(Information supplied begins)

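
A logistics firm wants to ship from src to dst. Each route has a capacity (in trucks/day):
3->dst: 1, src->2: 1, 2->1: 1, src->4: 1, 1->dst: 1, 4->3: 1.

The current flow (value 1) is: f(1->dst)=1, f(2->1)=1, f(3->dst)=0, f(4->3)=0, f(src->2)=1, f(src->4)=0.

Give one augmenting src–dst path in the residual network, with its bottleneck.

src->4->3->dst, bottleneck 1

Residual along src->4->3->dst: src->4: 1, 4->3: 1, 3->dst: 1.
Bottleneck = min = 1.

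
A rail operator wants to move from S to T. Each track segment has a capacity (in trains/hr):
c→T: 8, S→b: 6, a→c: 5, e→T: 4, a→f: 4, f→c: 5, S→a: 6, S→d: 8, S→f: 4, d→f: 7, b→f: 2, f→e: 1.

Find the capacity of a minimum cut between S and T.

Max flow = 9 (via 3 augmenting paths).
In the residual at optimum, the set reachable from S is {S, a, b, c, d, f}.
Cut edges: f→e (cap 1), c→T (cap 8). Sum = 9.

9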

(Information supplied ends)
(Information supplied begins)

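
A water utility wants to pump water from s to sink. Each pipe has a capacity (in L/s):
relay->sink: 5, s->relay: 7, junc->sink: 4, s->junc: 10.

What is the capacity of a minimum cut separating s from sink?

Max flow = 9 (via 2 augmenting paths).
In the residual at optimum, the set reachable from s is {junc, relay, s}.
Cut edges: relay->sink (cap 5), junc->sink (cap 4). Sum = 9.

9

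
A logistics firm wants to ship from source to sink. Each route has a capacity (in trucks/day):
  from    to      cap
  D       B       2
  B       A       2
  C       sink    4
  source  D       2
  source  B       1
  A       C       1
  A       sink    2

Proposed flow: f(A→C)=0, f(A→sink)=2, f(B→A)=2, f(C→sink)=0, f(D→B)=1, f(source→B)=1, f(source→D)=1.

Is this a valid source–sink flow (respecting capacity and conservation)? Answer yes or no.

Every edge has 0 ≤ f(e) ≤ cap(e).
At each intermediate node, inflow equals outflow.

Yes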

(Information supplied ends)

» Work order
A single number is the answer: how many lines of the material above hold the word "ship"?

» Task result
2